● Task description
In how many lines of the records below does the word "satisfy" appear? Reply with the number only.

(Collected data)

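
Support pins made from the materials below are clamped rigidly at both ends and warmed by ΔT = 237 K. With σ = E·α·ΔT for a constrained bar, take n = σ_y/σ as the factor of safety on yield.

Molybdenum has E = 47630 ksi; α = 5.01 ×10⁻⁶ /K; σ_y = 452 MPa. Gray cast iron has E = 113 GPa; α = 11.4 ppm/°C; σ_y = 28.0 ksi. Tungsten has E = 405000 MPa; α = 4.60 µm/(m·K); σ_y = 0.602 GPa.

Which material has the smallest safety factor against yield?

Per material, after unit conversion:
  molybdenum: E = 328.4, α = 5.01, σ_y = 452.0 → σ = 390 MPa, n = 1.16
  gray cast iron: E = 113.0, α = 11.4, σ_y = 193.1 → σ = 305 MPa, n = 0.632
  tungsten: E = 405.0, α = 4.60, σ_y = 602.0 → σ = 442 MPa, n = 1.36
The minimum is gray cast iron at n = 0.632.

gray cast iron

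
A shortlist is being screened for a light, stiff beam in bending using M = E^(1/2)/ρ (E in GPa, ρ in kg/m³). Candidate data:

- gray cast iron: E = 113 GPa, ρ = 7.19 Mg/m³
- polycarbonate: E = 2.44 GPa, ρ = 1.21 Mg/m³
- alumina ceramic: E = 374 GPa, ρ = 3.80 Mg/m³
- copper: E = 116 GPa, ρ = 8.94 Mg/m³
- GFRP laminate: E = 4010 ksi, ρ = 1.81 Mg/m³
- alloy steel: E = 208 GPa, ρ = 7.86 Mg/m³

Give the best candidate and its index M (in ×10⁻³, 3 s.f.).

In SI units:
  gray cast iron: E = 113.0 GPa, ρ = 7190 kg/m³
  polycarbonate: E = 2.440 GPa, ρ = 1210 kg/m³
  alumina ceramic: E = 374.0 GPa, ρ = 3800 kg/m³
  copper: E = 116.0 GPa, ρ = 8940 kg/m³
  GFRP laminate: E = 27.65 GPa, ρ = 1810 kg/m³
  alloy steel: E = 208.0 GPa, ρ = 7860 kg/m³
  alumina ceramic: M = 5.09×10⁻³
  GFRP laminate: M = 2.91×10⁻³
  alloy steel: M = 1.83×10⁻³
  gray cast iron: M = 1.48×10⁻³
  polycarbonate: M = 1.29×10⁻³
  copper: M = 1.20×10⁻³
Highest index: alumina ceramic.

alumina ceramic, M = 5.09×10⁻³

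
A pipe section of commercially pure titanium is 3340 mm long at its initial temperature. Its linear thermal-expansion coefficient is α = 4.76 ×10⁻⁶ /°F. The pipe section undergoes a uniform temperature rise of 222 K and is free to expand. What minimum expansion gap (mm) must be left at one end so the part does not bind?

Convert α: 4.76×10⁻⁶/°F × (9/5) = 8.57×10⁻⁶/K.
ΔL = α·L₀·ΔT = 8.57×10⁻⁶ × 3340 mm × 222.0 K = 6.35 mm.

6.35 mm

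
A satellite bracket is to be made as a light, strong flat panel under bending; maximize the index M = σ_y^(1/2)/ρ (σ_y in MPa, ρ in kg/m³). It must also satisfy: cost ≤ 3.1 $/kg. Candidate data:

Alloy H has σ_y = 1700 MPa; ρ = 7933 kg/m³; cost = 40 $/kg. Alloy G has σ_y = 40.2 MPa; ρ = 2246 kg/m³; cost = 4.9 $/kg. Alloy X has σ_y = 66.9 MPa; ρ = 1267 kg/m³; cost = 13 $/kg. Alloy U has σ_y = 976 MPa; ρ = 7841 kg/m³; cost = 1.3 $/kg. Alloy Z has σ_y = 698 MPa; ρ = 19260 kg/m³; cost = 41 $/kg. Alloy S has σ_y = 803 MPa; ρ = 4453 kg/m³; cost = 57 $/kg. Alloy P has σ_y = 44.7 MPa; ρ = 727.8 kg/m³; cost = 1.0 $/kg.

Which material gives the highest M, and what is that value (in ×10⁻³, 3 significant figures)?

Screen on constraints: cost ≤ 3.1 $/kg. Survivors: alloy U, alloy P.
Computing M directly (units already consistent):
  alloy P: M = 9.19×10⁻³
  alloy U: M = 3.98×10⁻³
The maximum is for alloy P.

alloy P, M = 9.19×10⁻³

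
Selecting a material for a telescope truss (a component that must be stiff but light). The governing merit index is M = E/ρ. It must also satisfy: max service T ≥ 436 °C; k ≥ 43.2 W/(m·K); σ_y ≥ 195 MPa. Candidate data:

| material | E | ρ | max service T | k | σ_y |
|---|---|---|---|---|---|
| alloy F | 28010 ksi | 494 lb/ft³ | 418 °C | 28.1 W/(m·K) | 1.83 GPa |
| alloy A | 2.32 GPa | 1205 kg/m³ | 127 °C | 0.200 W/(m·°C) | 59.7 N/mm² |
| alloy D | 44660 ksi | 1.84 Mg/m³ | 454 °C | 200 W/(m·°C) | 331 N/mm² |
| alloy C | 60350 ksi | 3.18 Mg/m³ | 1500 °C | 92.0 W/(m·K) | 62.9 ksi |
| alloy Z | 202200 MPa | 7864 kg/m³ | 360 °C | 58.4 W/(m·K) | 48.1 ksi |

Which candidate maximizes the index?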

● Answer space
2